Try it:
Hunt through the entries for the word "goto" and copy each line in which it appears.

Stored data
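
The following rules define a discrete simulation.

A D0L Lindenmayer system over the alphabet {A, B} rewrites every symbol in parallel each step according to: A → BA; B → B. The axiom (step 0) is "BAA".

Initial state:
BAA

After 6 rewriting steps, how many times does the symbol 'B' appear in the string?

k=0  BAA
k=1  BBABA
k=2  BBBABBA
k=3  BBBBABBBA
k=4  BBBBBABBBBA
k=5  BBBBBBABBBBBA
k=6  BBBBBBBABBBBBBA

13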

==

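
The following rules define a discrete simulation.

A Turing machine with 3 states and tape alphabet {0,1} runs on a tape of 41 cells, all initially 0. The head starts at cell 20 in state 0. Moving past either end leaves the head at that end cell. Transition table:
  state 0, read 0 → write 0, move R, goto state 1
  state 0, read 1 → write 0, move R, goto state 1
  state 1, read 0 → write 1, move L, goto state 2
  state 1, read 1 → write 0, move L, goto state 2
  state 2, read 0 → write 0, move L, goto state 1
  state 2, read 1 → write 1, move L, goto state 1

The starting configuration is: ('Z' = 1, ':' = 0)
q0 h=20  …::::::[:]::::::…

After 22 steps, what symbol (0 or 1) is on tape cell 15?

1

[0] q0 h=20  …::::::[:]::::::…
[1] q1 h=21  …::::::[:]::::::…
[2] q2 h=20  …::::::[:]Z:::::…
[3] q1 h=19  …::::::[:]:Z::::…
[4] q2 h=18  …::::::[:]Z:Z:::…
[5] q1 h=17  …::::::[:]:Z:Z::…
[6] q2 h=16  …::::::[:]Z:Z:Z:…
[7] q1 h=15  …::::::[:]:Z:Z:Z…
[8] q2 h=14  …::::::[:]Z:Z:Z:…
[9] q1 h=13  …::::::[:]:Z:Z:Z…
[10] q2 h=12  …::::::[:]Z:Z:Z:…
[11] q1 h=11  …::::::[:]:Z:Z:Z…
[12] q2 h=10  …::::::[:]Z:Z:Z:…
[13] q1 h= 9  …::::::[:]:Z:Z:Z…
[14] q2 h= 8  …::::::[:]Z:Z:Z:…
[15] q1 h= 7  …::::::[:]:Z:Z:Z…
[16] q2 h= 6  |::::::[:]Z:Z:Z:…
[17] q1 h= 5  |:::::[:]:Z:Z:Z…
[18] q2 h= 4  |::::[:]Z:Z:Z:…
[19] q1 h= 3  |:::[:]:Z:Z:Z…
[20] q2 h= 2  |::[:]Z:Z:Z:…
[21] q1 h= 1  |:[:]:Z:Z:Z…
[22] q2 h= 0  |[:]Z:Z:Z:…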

Reply:
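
  state 0, read 0 → write 0, move R, goto state 1
  state 0, read 1 → write 0, move R, goto state 1
  state 1, read 0 → write 1, move L, goto state 2
  state 1, read 1 → write 0, move L, goto state 2
  state 2, read 0 → write 0, move L, goto state 1
  state 2, read 1 → write 1, move L, goto state 1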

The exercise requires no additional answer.